Listed entries:
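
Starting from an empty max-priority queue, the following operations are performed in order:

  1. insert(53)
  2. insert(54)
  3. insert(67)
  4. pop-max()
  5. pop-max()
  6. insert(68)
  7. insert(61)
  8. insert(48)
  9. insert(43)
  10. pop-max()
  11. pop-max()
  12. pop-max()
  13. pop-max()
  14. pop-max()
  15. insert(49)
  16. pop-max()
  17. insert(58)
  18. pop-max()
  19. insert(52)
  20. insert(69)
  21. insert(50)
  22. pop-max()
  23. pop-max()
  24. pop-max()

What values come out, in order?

[67, 54, 68, 61, 53, 48, 43, 49, 58, 69, 52, 50]

insert 53 → {53}
insert 54 → {54, 53}
insert 67 → {67, 54, 53}
pop-max → 67; now {54, 53}
pop-max → 54; now {53}
insert 68 → {68, 53}
insert 61 → {68, 61, 53}
insert 48 → {68, 61, 53, 48}
insert 43 → {68, 61, 53, 48, 43}
pop-max → 68; now {61, 53, 48, 43}
pop-max → 61; now {53, 48, 43}
pop-max → 53; now {48, 43}
pop-max → 48; now {43}
pop-max → 43; now {}
insert 49 → {49}
pop-max → 49; now {}
insert 58 → {58}
pop-max → 58; now {}
insert 52 → {52}
insert 69 → {69, 52}
insert 50 → {69, 52, 50}
pop-max → 69; now {52, 50}
pop-max → 52; now {50}
pop-max → 50; now {}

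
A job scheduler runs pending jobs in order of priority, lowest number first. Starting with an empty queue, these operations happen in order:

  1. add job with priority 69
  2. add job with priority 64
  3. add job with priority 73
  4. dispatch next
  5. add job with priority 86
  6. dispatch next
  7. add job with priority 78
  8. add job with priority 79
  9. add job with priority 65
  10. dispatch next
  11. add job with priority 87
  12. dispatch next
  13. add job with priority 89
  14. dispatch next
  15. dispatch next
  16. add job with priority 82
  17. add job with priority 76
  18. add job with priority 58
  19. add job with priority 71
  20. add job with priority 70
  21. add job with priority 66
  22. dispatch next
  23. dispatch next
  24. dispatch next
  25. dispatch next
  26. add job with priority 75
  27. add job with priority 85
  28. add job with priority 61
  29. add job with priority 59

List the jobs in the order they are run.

insert 69 → {69}
insert 64 → {64, 69}
insert 73 → {64, 69, 73}
dispatch next → 64; now {69, 73}
insert 86 → {69, 73, 86}
dispatch next → 69; now {73, 86}
insert 78 → {73, 78, 86}
insert 79 → {73, 78, 79, 86}
insert 65 → {65, 73, 78, 79, 86}
dispatch next → 65; now {73, 78, 79, 86}
insert 87 → {73, 78, 79, 86, 87}
dispatch next → 73; now {78, 79, 86, 87}
insert 89 → {78, 79, 86, 87, 89}
dispatch next → 78; now {79, 86, 87, 89}
dispatch next → 79; now {86, 87, 89}
insert 82 → {82, 86, 87, 89}
insert 76 → {76, 82, 86, 87, 89}
insert 58 → {58, 76, 82, 86, 87, 89}
insert 71 → {58, 71, 76, 82, 86, 87, 89}
insert 70 → {58, 70, 71, 76, 82, 86, 87, 89}
insert 66 → {58, 66, 70, 71, 76, 82, 86, 87, 89}
dispatch next → 58; now {66, 70, 71, 76, 82, 86, 87, 89}
dispatch next → 66; now {70, 71, 76, 82, 86, 87, 89}
dispatch next → 70; now {71, 76, 82, 86, 87, 89}
dispatch next → 71; now {76, 82, 86, 87, 89}
insert 75 → {75, 76, 82, 86, 87, 89}
insert 85 → {75, 76, 82, 85, 86, 87, 89}
insert 61 → {61, 75, 76, 82, 85, 86, 87, 89}
insert 59 → {59, 61, 75, 76, 82, 85, 86, 87, 89}

64, 69, 65, 73, 78, 79, 58, 66, 70, 71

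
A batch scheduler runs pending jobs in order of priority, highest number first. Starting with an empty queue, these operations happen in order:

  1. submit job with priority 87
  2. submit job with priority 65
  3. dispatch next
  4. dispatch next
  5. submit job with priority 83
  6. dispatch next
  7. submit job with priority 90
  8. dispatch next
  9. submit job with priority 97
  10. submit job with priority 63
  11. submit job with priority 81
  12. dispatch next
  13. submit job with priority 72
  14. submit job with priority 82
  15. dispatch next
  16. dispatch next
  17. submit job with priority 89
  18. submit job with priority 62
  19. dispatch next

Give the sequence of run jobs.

insert 87 → {87}
insert 65 → {87, 65}
dispatch next → 87; now {65}
dispatch next → 65; now {}
insert 83 → {83}
dispatch next → 83; now {}
insert 90 → {90}
dispatch next → 90; now {}
insert 97 → {97}
insert 63 → {97, 63}
insert 81 → {97, 81, 63}
dispatch next → 97; now {81, 63}
insert 72 → {81, 72, 63}
insert 82 → {82, 81, 72, 63}
dispatch next → 82; now {81, 72, 63}
dispatch next → 81; now {72, 63}
insert 89 → {89, 72, 63}
insert 62 → {89, 72, 63, 62}
dispatch next → 89; now {72, 63, 62}

87 → 65 → 83 → 90 → 97 → 82 → 81 → 89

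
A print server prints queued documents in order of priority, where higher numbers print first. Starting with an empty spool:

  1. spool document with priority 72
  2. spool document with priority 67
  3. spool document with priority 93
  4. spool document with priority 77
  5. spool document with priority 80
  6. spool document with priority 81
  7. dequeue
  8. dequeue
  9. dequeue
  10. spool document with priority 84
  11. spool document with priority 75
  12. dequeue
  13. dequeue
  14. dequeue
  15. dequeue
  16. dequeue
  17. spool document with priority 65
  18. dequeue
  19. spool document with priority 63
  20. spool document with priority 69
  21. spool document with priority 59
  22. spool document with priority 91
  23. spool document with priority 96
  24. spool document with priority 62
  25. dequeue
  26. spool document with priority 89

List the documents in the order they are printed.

93 → 81 → 80 → 84 → 77 → 75 → 72 → 67 → 65 → 96

insert 72 → {72}
insert 67 → {72, 67}
insert 93 → {93, 72, 67}
insert 77 → {93, 77, 72, 67}
insert 80 → {93, 80, 77, 72, 67}
insert 81 → {93, 81, 80, 77, 72, 67}
dequeue → 93; now {81, 80, 77, 72, 67}
dequeue → 81; now {80, 77, 72, 67}
dequeue → 80; now {77, 72, 67}
insert 84 → {84, 77, 72, 67}
insert 75 → {84, 77, 75, 72, 67}
dequeue → 84; now {77, 75, 72, 67}
dequeue → 77; now {75, 72, 67}
dequeue → 75; now {72, 67}
dequeue → 72; now {67}
dequeue → 67; now {}
insert 65 → {65}
dequeue → 65; now {}
insert 63 → {63}
insert 69 → {69, 63}
insert 59 → {69, 63, 59}
insert 91 → {91, 69, 63, 59}
insert 96 → {96, 91, 69, 63, 59}
insert 62 → {96, 91, 69, 63, 62, 59}
dequeue → 96; now {91, 69, 63, 62, 59}
insert 89 → {91, 89, 69, 63, 62, 59}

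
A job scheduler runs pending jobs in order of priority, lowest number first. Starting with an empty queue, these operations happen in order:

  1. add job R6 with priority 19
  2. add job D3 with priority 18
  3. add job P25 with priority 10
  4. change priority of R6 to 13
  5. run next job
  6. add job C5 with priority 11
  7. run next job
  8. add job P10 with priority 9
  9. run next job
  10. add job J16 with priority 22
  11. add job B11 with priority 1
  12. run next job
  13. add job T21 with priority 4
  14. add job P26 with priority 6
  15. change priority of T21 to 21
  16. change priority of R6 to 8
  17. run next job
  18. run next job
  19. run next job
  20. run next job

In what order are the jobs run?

add R6 (priority 19) → {R6:19}
add D3 (priority 18) → {D3:18, R6:19}
add P25 (priority 10) → {P25:10, D3:18, R6:19}
update R6 to priority 13 → {P25:10, R6:13, D3:18}
run next job → P25; now {R6:13, D3:18}
add C5 (priority 11) → {C5:11, R6:13, D3:18}
run next job → C5; now {R6:13, D3:18}
add P10 (priority 9) → {P10:9, R6:13, D3:18}
run next job → P10; now {R6:13, D3:18}
add J16 (priority 22) → {R6:13, D3:18, J16:22}
add B11 (priority 1) → {B11:1, R6:13, D3:18, J16:22}
run next job → B11; now {R6:13, D3:18, J16:22}
add T21 (priority 4) → {T21:4, R6:13, D3:18, J16:22}
add P26 (priority 6) → {T21:4, P26:6, R6:13, D3:18, J16:22}
update T21 to priority 21 → {P26:6, R6:13, D3:18, T21:21, J16:22}
update R6 to priority 8 → {P26:6, R6:8, D3:18, T21:21, J16:22}
run next job → P26; now {R6:8, D3:18, T21:21, J16:22}
run next job → R6; now {D3:18, T21:21, J16:22}
run next job → D3; now {T21:21, J16:22}
run next job → T21; now {J16:22}

[P25, C5, P10, B11, P26, R6, D3, T21]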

Assignment: Among the lines of the preceding data, which ones hold the word "Starting"? List them.

Finished task:
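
Starting from an empty max-priority queue, the following operations are performed in order:
A job scheduler runs pending jobs in order of priority, lowest number first. Starting with an empty queue, these operations happen in order:
A batch scheduler runs pending jobs in order of priority, highest number first. Starting with an empty queue, these operations happen in order:
A print server prints queued documents in order of priority, where higher numbers print first. Starting with an empty spool:
A job scheduler runs pending jobs in order of priority, lowest number first. Starting with an empty queue, these operations happen in order: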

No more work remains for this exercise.